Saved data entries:
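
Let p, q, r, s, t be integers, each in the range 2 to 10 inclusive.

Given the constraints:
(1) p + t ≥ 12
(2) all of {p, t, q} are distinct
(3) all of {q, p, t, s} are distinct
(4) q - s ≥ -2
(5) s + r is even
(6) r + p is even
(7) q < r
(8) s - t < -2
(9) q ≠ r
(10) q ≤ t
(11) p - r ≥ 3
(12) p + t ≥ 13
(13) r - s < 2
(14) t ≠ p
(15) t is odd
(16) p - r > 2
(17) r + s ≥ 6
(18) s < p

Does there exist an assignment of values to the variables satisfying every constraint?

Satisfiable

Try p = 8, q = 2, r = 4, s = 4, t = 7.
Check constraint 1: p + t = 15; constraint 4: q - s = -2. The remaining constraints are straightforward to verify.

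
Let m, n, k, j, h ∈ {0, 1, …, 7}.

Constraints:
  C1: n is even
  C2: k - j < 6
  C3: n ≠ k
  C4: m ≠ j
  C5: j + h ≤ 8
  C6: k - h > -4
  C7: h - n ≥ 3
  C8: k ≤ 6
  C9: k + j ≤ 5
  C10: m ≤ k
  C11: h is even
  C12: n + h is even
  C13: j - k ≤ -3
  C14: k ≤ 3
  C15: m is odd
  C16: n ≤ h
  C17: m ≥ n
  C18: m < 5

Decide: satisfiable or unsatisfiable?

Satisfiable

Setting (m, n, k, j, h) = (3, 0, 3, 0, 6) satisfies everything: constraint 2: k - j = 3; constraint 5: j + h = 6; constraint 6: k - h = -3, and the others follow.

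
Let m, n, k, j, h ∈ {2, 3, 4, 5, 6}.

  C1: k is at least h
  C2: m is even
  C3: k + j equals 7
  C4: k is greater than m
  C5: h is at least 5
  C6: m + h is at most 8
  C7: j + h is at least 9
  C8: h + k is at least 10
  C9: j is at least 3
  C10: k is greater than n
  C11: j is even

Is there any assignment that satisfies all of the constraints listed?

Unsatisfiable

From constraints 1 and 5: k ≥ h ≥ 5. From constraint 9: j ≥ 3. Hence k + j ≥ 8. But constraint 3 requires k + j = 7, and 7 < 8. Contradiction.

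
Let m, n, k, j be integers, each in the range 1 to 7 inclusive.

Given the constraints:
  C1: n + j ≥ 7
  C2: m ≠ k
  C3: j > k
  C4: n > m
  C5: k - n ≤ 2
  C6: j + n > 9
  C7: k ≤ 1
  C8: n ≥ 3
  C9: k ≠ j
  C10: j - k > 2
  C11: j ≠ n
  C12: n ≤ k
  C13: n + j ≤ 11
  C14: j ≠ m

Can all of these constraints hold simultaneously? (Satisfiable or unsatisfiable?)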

• WORK ORDER:
An exact copy is needed of the lines from the one containing "C10: j - k > 2" through the end of the records.

• ANSWER SECTION:
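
  C10: j - k > 2
  C11: j ≠ n
  C12: n ≤ k
  C13: n + j ≤ 11
  C14: j ≠ m

Can all of these constraints hold simultaneously? (Satisfiable or unsatisfiable?)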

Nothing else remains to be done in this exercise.